** To do **
Each entry has to be copied exactly, with nothing missed.

[Stored data]
------------

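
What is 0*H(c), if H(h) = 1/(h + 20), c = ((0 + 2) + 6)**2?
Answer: 0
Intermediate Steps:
c = 64 (c = (2 + 6)**2 = 8**2 = 64)
H(h) = 1/(20 + h)
0*H(c) = 0/(20 + 64) = 0/84 = 0*(1/84) = 0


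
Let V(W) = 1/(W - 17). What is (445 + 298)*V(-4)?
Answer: -743/21 ≈ -35.381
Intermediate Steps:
V(W) = 1/(-17 + W)
(445 + 298)*V(-4) = (445 + 298)/(-17 - 4) = 743/(-21) = 743*(-1/21) = -743/21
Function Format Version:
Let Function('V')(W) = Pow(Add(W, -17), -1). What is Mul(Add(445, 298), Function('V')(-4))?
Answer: Rational(-743, 21) ≈ -35.381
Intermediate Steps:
Function('V')(W) = Pow(Add(-17, W), -1)
Mul(Add(445, 298), Function('V')(-4)) = Mul(Add(445, 298), Pow(Add(-17, -4), -1)) = Mul(743, Pow(-21, -1)) = Mul(743, Rational(-1, 21)) = Rational(-743, 21)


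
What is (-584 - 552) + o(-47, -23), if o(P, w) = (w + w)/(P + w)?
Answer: -39737/35 ≈ -1135.3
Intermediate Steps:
o(P, w) = 2*w/(P + w) (o(P, w) = (2*w)/(P + w) = 2*w/(P + w))
(-584 - 552) + o(-47, -23) = (-584 - 552) + 2*(-23)/(-47 - 23) = -1136 + 2*(-23)/(-70) = -1136 + 2*(-23)*(-1/70) = -1136 + 23/35 = -39737/35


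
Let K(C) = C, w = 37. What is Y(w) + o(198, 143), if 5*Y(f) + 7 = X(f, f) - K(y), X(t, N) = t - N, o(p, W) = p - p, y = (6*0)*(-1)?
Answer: -7/5 ≈ -1.4000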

------------

** Your response **
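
What is 0*H(c), if H(h) = 1/(h + 20), c = ((0 + 2) + 6)**2?
Answer: 0
Intermediate Steps:
c = 64 (c = (2 + 6)**2 = 8**2 = 64)
H(h) = 1/(20 + h)
0*H(c) = 0/(20 + 64) = 0/84 = 0*(1/84) = 0


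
Let V(W) = 1/(W - 17). What is (445 + 298)*V(-4)?
Answer: -743/21 ≈ -35.381
Intermediate Steps:
V(W) = 1/(-17 + W)
(445 + 298)*V(-4) = (445 + 298)/(-17 - 4) = 743/(-21) = 743*(-1/21) = -743/21
Function Format Version:
Let Function('V')(W) = Pow(Add(W, -17), -1). What is Mul(Add(445, 298), Function('V')(-4))?
Answer: Rational(-743, 21) ≈ -35.381
Intermediate Steps:
Function('V')(W) = Pow(Add(-17, W), -1)
Mul(Add(445, 298), Function('V')(-4)) = Mul(Add(445, 298), Pow(Add(-17, -4), -1)) = Mul(743, Pow(-21, -1)) = Mul(743, Rational(-1, 21)) = Rational(-743, 21)


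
What is (-584 - 552) + o(-47, -23), if o(P, w) = (w + w)/(P + w)?
Answer: -39737/35 ≈ -1135.3
Intermediate Steps:
o(P, w) = 2*w/(P + w) (o(P, w) = (2*w)/(P + w) = 2*w/(P + w))
(-584 - 552) + o(-47, -23) = (-584 - 552) + 2*(-23)/(-47 - 23) = -1136 + 2*(-23)/(-70) = -1136 + 2*(-23)*(-1/70) = -1136 + 23/35 = -39737/35


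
Let K(C) = C, w = 37. What is Y(w) + o(198, 143), if 5*Y(f) + 7 = X(f, f) - K(y), X(t, N) = t - N, o(p, W) = p - p, y = (6*0)*(-1)?
Answer: -7/5 ≈ -1.4000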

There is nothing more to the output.